WHAT THE EXERCISE ASKS:
Show every line of the data where the word "audit" can be found.

ENTRIES PROVIDED:
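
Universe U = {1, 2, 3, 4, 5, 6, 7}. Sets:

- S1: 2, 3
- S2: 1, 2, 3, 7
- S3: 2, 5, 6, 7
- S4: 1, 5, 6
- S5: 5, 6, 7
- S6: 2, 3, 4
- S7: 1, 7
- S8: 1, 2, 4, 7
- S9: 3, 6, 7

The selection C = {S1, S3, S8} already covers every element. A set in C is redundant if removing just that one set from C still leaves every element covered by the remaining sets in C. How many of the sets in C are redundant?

0

Drop S1: 3 uncovered — not redundant.
Drop S3: 5, 6 uncovered — not redundant.
Drop S8: 1, 4 uncovered — not redundant.
None of the sets in C is redundant.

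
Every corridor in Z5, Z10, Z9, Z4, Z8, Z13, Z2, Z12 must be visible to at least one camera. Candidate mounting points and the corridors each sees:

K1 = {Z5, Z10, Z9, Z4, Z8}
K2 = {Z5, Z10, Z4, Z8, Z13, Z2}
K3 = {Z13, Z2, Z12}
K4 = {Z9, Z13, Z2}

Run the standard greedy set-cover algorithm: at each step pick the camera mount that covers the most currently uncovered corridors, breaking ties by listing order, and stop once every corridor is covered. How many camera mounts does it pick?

3

Pick 1: K2 covers 6 new corridors (Z5, Z10, Z4, Z8, Z13, Z2).
Pick 2: K1 covers 1 new corridors (Z9).
Pick 3: K3 covers 1 new corridors (Z12).
Greedy uses 3 camera mounts. (The true minimum is 2.)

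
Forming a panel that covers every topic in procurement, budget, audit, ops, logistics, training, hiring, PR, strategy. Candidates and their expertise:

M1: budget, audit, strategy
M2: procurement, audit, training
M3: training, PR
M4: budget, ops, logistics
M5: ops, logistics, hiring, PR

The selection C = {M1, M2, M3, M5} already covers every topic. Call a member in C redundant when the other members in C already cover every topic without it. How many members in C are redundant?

Drop M1: budget, strategy uncovered — not redundant.
Drop M2: procurement uncovered — not redundant.
Drop M3: the rest still cover every topic — redundant.
Drop M5: ops, logistics, hiring uncovered — not redundant.
1 redundant: M3.

1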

ANSWER TO THE PROBLEM:
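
Forming a panel that covers every topic in procurement, budget, audit, ops, logistics, training, hiring, PR, strategy. Candidates and their expertise:
M1: budget, audit, strategy
M2: procurement, audit, training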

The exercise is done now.